▶ PROBLEM REQUIREMENTS: Below are the records; print them all without any alteration.

Data excerpts:
* * * * *

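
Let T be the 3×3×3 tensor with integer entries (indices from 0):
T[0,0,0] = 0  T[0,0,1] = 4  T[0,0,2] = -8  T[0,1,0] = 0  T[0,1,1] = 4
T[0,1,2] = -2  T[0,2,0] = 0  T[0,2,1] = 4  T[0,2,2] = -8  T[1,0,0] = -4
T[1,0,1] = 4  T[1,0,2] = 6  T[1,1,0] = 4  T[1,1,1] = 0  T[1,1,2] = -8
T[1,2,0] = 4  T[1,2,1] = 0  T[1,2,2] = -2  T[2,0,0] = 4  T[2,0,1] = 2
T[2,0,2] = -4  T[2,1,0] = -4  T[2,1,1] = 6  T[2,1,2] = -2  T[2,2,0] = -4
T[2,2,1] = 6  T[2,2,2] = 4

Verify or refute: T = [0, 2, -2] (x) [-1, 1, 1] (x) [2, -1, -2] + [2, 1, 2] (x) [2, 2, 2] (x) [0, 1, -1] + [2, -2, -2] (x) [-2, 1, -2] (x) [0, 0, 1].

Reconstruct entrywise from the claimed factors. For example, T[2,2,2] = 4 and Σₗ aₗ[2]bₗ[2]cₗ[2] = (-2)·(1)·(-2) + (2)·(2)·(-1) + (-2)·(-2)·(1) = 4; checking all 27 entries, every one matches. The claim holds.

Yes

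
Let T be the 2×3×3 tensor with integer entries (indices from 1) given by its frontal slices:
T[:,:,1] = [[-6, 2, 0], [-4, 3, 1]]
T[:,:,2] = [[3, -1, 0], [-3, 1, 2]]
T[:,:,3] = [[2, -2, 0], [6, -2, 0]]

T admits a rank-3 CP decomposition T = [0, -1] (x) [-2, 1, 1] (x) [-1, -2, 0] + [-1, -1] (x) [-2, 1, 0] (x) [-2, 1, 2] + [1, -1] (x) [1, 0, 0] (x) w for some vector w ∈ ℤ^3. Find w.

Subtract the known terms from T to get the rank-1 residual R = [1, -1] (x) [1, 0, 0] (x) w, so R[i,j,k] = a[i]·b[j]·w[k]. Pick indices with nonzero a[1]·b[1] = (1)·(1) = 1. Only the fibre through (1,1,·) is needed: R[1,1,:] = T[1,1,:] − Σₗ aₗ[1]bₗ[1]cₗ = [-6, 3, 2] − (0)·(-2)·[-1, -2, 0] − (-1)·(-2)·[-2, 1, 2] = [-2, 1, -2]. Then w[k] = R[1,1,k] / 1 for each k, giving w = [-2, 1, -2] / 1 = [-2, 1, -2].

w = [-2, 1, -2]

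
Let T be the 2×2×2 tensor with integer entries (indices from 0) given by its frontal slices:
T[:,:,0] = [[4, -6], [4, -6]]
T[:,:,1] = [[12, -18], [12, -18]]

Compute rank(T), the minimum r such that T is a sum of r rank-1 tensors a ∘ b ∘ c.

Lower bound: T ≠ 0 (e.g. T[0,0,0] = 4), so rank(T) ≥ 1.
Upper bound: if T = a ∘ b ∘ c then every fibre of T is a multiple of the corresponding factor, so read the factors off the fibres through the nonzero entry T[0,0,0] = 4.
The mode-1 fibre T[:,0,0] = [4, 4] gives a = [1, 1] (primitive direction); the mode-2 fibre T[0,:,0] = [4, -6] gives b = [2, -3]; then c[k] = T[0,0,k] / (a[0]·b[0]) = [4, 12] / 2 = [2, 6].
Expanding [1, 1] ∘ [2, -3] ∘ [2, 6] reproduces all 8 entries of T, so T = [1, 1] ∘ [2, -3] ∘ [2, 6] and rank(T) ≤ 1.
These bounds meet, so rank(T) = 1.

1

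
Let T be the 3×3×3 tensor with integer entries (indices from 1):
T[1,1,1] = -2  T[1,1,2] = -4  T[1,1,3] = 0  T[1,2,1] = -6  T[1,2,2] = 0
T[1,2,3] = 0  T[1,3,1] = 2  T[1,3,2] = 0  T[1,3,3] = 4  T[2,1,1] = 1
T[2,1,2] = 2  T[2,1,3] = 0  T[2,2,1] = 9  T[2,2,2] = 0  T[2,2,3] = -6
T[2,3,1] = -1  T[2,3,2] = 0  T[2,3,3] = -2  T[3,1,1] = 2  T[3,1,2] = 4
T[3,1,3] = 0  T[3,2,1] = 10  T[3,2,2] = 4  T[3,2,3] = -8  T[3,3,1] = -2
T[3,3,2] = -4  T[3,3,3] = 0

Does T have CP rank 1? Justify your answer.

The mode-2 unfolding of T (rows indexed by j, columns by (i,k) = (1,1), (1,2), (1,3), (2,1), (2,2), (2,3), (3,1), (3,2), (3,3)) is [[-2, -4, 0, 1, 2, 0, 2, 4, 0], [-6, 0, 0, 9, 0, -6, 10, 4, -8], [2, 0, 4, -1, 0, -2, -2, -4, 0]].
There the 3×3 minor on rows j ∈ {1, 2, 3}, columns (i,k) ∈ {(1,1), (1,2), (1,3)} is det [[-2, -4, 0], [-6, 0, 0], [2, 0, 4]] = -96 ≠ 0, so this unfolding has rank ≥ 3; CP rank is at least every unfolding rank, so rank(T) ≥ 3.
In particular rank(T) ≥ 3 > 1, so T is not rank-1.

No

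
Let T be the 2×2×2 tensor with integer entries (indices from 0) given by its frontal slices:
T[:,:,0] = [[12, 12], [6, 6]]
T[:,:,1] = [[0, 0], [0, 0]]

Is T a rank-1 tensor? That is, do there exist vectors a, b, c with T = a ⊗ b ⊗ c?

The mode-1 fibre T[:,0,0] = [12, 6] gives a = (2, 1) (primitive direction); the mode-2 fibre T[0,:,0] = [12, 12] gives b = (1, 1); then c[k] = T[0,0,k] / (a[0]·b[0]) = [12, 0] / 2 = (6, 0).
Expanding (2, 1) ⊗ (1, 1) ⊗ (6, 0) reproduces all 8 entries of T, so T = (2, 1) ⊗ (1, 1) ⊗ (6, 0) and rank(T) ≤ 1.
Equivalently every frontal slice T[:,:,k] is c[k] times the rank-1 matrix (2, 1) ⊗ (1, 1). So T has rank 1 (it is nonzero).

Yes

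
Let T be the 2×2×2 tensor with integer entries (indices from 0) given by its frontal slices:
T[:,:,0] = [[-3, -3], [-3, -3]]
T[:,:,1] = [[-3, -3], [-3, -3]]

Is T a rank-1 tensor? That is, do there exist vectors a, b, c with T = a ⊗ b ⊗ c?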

* * * * *

▶ ANSWER BOX:
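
Let T be the 3×3×3 tensor with integer entries (indices from 0):
T[0,0,0] = 0  T[0,0,1] = 4  T[0,0,2] = -8  T[0,1,0] = 0  T[0,1,1] = 4
T[0,1,2] = -2  T[0,2,0] = 0  T[0,2,1] = 4  T[0,2,2] = -8  T[1,0,0] = -4
T[1,0,1] = 4  T[1,0,2] = 6  T[1,1,0] = 4  T[1,1,1] = 0  T[1,1,2] = -8
T[1,2,0] = 4  T[1,2,1] = 0  T[1,2,2] = -2  T[2,0,0] = 4  T[2,0,1] = 2
T[2,0,2] = -4  T[2,1,0] = -4  T[2,1,1] = 6  T[2,1,2] = -2  T[2,2,0] = -4
T[2,2,1] = 6  T[2,2,2] = 4

Verify or refute: T = [0, 2, -2] (x) [-1, 1, 1] (x) [2, -1, -2] + [2, 1, 2] (x) [2, 2, 2] (x) [0, 1, -1] + [2, -2, -2] (x) [-2, 1, -2] (x) [0, 0, 1].

Reconstruct entrywise from the claimed factors. For example, T[2,2,2] = 4 and Σₗ aₗ[2]bₗ[2]cₗ[2] = (-2)·(1)·(-2) + (2)·(2)·(-1) + (-2)·(-2)·(1) = 4; checking all 27 entries, every one matches. The claim holds.

Yes

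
Let T be the 2×3×3 tensor with integer entries (indices from 1) given by its frontal slices:
T[:,:,1] = [[-6, 2, 0], [-4, 3, 1]]
T[:,:,2] = [[3, -1, 0], [-3, 1, 2]]
T[:,:,3] = [[2, -2, 0], [6, -2, 0]]

T admits a rank-3 CP decomposition T = [0, -1] (x) [-2, 1, 1] (x) [-1, -2, 0] + [-1, -1] (x) [-2, 1, 0] (x) [-2, 1, 2] + [1, -1] (x) [1, 0, 0] (x) w for some vector w ∈ ℤ^3. Find w.

Subtract the known terms from T to get the rank-1 residual R = [1, -1] (x) [1, 0, 0] (x) w, so R[i,j,k] = a[i]·b[j]·w[k]. Pick indices with nonzero a[1]·b[1] = (1)·(1) = 1. Only the fibre through (1,1,·) is needed: R[1,1,:] = T[1,1,:] − Σₗ aₗ[1]bₗ[1]cₗ = [-6, 3, 2] − (0)·(-2)·[-1, -2, 0] − (-1)·(-2)·[-2, 1, 2] = [-2, 1, -2]. Then w[k] = R[1,1,k] / 1 for each k, giving w = [-2, 1, -2] / 1 = [-2, 1, -2].

w = [-2, 1, -2]

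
Let T be the 2×2×2 tensor with integer entries (indices from 0) given by its frontal slices:
T[:,:,0] = [[4, -6], [4, -6]]
T[:,:,1] = [[12, -18], [12, -18]]

Compute rank(T), the minimum r such that T is a sum of r rank-1 tensors a ∘ b ∘ c.

Lower bound: T ≠ 0 (e.g. T[0,0,0] = 4), so rank(T) ≥ 1.
Upper bound: if T = a ∘ b ∘ c then every fibre of T is a multiple of the corresponding factor, so read the factors off the fibres through the nonzero entry T[0,0,0] = 4.
The mode-1 fibre T[:,0,0] = [4, 4] gives a = [1, 1] (primitive direction); the mode-2 fibre T[0,:,0] = [4, -6] gives b = [2, -3]; then c[k] = T[0,0,k] / (a[0]·b[0]) = [4, 12] / 2 = [2, 6].
Expanding [1, 1] ∘ [2, -3] ∘ [2, 6] reproduces all 8 entries of T, so T = [1, 1] ∘ [2, -3] ∘ [2, 6] and rank(T) ≤ 1.
These bounds meet, so rank(T) = 1.

1

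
Let T be the 3×3×3 tensor with integer entries (indices from 1):
T[1,1,1] = -2  T[1,1,2] = -4  T[1,1,3] = 0  T[1,2,1] = -6  T[1,2,2] = 0
T[1,2,3] = 0  T[1,3,1] = 2  T[1,3,2] = 0  T[1,3,3] = 4  T[2,1,1] = 1
T[2,1,2] = 2  T[2,1,3] = 0  T[2,2,1] = 9  T[2,2,2] = 0  T[2,2,3] = -6
T[2,3,1] = -1  T[2,3,2] = 0  T[2,3,3] = -2  T[3,1,1] = 2  T[3,1,2] = 4
T[3,1,3] = 0  T[3,2,1] = 10  T[3,2,2] = 4  T[3,2,3] = -8  T[3,3,1] = -2
T[3,3,2] = -4  T[3,3,3] = 0

Does T have CP rank 1? Justify your answer.

The mode-2 unfolding of T (rows indexed by j, columns by (i,k) = (1,1), (1,2), (1,3), (2,1), (2,2), (2,3), (3,1), (3,2), (3,3)) is [[-2, -4, 0, 1, 2, 0, 2, 4, 0], [-6, 0, 0, 9, 0, -6, 10, 4, -8], [2, 0, 4, -1, 0, -2, -2, -4, 0]].
There the 3×3 minor on rows j ∈ {1, 2, 3}, columns (i,k) ∈ {(1,1), (1,2), (1,3)} is det [[-2, -4, 0], [-6, 0, 0], [2, 0, 4]] = -96 ≠ 0, so this unfolding has rank ≥ 3; CP rank is at least every unfolding rank, so rank(T) ≥ 3.
In particular rank(T) ≥ 3 > 1, so T is not rank-1.

No

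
Let T be the 2×2×2 tensor with integer entries (indices from 0) given by its frontal slices:
T[:,:,0] = [[12, 12], [6, 6]]
T[:,:,1] = [[0, 0], [0, 0]]

Is T a rank-1 tensor? That is, do there exist vectors a, b, c with T = a ⊗ b ⊗ c?

The mode-1 fibre T[:,0,0] = [12, 6] gives a = (2, 1) (primitive direction); the mode-2 fibre T[0,:,0] = [12, 12] gives b = (1, 1); then c[k] = T[0,0,k] / (a[0]·b[0]) = [12, 0] / 2 = (6, 0).
Expanding (2, 1) ⊗ (1, 1) ⊗ (6, 0) reproduces all 8 entries of T, so T = (2, 1) ⊗ (1, 1) ⊗ (6, 0) and rank(T) ≤ 1.
Equivalently every frontal slice T[:,:,k] is c[k] times the rank-1 matrix (2, 1) ⊗ (1, 1). So T has rank 1 (it is nonzero).

Yes

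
Let T be the 2×2×2 tensor with integer entries (indices from 0) given by its frontal slices:
T[:,:,0] = [[-3, -3], [-3, -3]]
T[:,:,1] = [[-3, -3], [-3, -3]]

Is T a rank-1 tensor? That is, do there exist vectors a, b, c with T = a ⊗ b ⊗ c?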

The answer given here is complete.